DIRECTIONS FOR THIS TASK:
Repeat each line of the data exactly as written.

-- Opening Marker --

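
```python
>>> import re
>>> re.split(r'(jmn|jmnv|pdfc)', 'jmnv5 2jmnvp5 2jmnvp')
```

Branches in `(...|...)` are attempted left-to-right; the first branch that allows the whole pattern to succeed is taken.
Because the pattern has a capturing group, `split` also inserts each captured text between the pieces.

['', 'jmn', 'v5 2', 'jmn', 'vp5 2', 'jmn', 'vp']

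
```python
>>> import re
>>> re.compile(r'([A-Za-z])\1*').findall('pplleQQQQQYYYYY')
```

['p', 'l', 'e', 'Q', 'Y']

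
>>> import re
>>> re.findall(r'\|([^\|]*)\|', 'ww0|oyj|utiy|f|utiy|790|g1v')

Walking the string: at [3:8] match '|oyj|', group 1 = 'oyj'; at [12:15] match '|f|', group 1 = 'f'; at [19:24] match '|790|', group 1 = '790'.
Because there's exactly one group, `findall` drops the full match and keeps group 1 from each hit.

['oyj', 'f', '790']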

-- Closing Marker --

TASK SOLUTION:
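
```python
>>> import re
>>> re.split(r'(jmn|jmnv|pdfc)', 'jmnv5 2jmnvp5 2jmnvp')
```

Branches in `(...|...)` are attempted left-to-right; the first branch that allows the whole pattern to succeed is taken.
Because the pattern has a capturing group, `split` also inserts each captured text between the pieces.

['', 'jmn', 'v5 2', 'jmn', 'vp5 2', 'jmn', 'vp']

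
```python
>>> import re
>>> re.compile(r'([A-Za-z])\1*').findall('pplleQQQQQYYYYY')
```

['p', 'l', 'e', 'Q', 'Y']

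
>>> import re
>>> re.findall(r'\|([^\|]*)\|', 'ww0|oyj|utiy|f|utiy|790|g1v')

Walking the string: at [3:8] match '|oyj|', group 1 = 'oyj'; at [12:15] match '|f|', group 1 = 'f'; at [19:24] match '|790|', group 1 = '790'.
Because there's exactly one group, `findall` drops the full match and keeps group 1 from each hit.

['oyj', 'f', '790']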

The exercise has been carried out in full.